MATERIAL TO PROCESS >>
⁂
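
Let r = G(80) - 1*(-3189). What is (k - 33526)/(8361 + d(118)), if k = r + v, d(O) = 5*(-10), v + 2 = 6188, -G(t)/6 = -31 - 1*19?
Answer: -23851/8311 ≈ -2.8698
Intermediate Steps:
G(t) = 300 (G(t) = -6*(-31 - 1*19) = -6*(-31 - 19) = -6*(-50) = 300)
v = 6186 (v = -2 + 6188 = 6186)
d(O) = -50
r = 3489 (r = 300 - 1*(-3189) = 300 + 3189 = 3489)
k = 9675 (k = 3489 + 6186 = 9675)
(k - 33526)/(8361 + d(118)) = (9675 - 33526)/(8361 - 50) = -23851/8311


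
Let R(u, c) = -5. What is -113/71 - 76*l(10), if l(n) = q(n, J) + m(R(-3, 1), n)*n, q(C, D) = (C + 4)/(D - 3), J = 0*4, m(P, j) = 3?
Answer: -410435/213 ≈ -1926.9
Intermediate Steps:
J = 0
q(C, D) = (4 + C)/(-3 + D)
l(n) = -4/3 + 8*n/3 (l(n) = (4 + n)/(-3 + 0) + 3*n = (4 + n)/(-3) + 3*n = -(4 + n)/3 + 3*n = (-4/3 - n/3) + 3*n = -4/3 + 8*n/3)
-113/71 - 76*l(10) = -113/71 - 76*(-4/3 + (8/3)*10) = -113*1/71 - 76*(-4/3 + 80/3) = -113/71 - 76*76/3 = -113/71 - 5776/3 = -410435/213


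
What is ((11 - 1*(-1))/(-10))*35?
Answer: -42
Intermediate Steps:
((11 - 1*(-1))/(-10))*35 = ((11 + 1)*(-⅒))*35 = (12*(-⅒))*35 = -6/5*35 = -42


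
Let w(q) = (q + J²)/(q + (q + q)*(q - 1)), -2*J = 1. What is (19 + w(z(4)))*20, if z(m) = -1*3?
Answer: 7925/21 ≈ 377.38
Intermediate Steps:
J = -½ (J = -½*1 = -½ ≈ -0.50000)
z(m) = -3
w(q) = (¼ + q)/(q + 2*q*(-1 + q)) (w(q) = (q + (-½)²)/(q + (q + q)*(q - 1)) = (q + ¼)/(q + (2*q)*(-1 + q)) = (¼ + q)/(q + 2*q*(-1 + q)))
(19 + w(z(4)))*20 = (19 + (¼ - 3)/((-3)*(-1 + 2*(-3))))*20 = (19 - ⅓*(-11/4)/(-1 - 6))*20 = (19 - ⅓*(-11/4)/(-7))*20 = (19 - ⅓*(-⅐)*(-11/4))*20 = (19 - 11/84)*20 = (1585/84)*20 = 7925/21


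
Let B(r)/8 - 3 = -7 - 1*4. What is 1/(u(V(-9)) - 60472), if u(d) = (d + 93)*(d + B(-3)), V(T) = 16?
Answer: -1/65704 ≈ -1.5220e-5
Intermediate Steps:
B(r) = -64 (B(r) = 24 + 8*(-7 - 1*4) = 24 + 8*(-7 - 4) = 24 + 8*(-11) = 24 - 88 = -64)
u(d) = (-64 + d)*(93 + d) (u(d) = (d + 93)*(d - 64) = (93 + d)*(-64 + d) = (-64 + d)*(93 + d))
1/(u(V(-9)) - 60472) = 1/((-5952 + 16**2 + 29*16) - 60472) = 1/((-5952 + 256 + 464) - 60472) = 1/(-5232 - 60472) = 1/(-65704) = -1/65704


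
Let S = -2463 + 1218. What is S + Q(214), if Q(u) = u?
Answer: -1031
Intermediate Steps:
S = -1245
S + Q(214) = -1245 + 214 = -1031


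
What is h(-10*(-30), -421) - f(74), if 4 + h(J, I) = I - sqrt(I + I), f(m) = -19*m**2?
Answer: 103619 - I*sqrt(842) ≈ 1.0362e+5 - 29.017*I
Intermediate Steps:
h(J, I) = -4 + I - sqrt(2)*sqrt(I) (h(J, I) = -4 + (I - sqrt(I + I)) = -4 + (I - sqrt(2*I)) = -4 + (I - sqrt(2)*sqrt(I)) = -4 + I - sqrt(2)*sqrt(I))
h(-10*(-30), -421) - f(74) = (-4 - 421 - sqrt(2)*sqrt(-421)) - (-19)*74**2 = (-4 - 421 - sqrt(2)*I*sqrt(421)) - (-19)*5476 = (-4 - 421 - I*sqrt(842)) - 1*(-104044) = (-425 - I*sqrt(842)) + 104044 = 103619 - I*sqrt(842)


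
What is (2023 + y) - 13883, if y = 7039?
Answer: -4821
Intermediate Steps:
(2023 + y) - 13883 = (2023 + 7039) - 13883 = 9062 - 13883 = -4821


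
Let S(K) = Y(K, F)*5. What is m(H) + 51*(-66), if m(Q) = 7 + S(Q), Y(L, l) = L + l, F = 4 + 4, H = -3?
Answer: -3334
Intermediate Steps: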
⁂
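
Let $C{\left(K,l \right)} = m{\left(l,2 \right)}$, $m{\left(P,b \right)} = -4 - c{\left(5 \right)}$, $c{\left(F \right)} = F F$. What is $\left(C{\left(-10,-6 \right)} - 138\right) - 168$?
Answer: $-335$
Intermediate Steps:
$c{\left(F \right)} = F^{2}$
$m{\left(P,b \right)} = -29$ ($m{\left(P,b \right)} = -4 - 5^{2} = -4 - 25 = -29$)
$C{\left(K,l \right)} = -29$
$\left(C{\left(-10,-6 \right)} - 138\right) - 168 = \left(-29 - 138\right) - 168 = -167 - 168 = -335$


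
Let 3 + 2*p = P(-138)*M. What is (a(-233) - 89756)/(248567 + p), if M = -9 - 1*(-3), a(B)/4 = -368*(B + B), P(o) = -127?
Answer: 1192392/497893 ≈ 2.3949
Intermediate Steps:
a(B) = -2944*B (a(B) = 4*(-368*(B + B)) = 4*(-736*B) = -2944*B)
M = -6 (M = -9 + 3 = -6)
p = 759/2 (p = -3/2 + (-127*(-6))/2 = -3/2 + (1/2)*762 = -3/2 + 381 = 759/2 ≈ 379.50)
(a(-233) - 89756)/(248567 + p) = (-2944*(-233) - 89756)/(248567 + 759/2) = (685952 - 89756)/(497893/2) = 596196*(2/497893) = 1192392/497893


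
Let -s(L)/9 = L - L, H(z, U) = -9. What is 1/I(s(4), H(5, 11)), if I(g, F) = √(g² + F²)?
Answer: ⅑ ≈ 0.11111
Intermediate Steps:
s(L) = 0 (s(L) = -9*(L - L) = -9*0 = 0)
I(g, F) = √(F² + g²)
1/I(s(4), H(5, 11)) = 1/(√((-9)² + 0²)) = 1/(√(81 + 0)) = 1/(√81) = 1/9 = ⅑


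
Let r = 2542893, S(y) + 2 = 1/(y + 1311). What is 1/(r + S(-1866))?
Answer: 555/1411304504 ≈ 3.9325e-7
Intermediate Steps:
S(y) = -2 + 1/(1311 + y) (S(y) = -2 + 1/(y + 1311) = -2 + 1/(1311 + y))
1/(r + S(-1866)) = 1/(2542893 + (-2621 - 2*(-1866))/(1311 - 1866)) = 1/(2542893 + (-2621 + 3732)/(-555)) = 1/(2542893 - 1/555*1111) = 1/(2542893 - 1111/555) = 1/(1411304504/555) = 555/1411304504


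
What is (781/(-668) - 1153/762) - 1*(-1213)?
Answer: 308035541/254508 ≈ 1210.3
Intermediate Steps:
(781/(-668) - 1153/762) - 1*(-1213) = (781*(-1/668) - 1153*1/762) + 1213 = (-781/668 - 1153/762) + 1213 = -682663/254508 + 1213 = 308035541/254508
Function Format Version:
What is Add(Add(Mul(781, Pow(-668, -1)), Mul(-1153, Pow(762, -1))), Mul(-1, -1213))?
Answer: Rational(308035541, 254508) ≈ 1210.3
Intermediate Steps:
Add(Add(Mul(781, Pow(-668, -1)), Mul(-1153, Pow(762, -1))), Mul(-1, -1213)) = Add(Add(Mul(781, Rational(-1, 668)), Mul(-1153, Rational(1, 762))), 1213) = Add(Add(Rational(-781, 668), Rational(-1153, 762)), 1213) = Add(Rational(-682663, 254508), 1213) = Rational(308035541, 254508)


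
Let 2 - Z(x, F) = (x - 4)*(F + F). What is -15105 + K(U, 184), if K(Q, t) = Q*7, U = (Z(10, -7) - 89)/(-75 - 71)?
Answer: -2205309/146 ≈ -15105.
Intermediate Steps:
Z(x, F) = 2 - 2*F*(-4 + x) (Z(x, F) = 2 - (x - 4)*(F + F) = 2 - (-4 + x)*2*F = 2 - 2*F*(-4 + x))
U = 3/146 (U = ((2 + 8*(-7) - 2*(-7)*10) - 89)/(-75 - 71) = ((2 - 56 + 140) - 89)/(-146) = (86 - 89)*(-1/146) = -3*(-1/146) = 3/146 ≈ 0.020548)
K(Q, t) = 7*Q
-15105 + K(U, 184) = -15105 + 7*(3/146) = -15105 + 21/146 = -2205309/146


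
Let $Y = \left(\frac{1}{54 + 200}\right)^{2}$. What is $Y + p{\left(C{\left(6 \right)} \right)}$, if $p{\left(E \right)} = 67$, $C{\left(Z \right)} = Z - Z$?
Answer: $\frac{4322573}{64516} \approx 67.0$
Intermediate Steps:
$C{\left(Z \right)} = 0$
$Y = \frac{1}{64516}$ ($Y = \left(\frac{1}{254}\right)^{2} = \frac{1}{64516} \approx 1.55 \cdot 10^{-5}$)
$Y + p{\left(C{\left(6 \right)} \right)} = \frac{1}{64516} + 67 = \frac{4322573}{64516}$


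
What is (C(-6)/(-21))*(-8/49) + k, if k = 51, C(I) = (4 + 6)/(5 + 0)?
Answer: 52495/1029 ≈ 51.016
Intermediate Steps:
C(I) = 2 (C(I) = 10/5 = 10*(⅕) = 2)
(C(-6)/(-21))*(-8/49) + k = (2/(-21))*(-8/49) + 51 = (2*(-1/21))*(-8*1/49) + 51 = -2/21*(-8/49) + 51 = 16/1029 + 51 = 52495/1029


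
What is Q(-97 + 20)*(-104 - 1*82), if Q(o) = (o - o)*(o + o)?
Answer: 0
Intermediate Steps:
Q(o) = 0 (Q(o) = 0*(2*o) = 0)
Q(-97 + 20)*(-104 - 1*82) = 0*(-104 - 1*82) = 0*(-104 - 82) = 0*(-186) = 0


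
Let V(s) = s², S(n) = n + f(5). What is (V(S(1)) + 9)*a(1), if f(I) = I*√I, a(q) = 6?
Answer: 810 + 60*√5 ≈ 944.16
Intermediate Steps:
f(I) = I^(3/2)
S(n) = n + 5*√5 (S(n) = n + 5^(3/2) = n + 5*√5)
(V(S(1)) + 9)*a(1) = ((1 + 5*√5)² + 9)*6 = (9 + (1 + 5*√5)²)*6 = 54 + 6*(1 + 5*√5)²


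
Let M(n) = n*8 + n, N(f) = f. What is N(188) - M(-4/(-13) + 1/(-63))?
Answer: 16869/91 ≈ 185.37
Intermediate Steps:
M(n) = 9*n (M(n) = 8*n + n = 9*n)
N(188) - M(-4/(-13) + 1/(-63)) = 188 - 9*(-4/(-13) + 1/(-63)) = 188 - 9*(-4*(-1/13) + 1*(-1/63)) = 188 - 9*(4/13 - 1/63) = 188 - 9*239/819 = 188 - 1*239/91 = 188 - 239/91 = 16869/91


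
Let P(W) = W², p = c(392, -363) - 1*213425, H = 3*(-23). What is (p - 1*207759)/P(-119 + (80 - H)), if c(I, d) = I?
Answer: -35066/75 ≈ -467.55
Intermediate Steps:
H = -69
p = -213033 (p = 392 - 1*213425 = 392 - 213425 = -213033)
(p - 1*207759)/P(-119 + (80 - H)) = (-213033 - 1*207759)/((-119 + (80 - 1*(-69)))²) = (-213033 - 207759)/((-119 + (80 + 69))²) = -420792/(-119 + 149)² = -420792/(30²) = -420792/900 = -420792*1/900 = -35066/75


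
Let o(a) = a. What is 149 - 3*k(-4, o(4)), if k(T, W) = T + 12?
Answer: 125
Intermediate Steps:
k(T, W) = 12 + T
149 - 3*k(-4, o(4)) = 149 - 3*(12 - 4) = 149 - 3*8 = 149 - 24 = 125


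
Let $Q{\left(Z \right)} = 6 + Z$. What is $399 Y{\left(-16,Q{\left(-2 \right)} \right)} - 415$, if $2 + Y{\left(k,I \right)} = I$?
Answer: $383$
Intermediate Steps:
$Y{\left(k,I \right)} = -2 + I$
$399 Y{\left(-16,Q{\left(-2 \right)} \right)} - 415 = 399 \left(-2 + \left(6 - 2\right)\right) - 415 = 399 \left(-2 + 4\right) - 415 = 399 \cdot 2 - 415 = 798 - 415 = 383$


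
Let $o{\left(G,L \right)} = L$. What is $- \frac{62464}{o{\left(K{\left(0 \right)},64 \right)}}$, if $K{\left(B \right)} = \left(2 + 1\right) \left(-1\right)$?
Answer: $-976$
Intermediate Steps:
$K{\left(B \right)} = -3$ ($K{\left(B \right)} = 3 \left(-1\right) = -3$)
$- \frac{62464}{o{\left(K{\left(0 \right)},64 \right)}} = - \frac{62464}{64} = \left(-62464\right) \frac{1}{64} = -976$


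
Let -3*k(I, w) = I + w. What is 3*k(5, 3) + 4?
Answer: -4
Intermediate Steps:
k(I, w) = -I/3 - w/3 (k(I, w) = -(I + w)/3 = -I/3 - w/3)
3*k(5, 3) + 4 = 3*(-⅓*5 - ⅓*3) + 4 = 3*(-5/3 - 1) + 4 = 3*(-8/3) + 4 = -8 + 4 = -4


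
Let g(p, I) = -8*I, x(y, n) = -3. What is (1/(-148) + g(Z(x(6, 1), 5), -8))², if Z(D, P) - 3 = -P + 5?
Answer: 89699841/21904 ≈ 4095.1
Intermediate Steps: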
⁂
PROBLEM DESCRIPTION >>
For this exercise, output exactly the lines above from the line with "Let r = G(80)" to the line with "Answer: -410435/213 ≈ -1926.9", counting both, and leave out the rest.

SOLUTION FOR THIS TASK >>
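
Let r = G(80) - 1*(-3189). What is (k - 33526)/(8361 + d(118)), if k = r + v, d(O) = 5*(-10), v + 2 = 6188, -G(t)/6 = -31 - 1*19?
Answer: -23851/8311 ≈ -2.8698
Intermediate Steps:
G(t) = 300 (G(t) = -6*(-31 - 1*19) = -6*(-31 - 19) = -6*(-50) = 300)
v = 6186 (v = -2 + 6188 = 6186)
d(O) = -50
r = 3489 (r = 300 - 1*(-3189) = 300 + 3189 = 3489)
k = 9675 (k = 3489 + 6186 = 9675)
(k - 33526)/(8361 + d(118)) = (9675 - 33526)/(8361 - 50) = -23851/8311


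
Let R(u, c) = -5. What is -113/71 - 76*l(10), if l(n) = q(n, J) + m(R(-3, 1), n)*n, q(C, D) = (C + 4)/(D - 3), J = 0*4, m(P, j) = 3?
Answer: -410435/213 ≈ -1926.9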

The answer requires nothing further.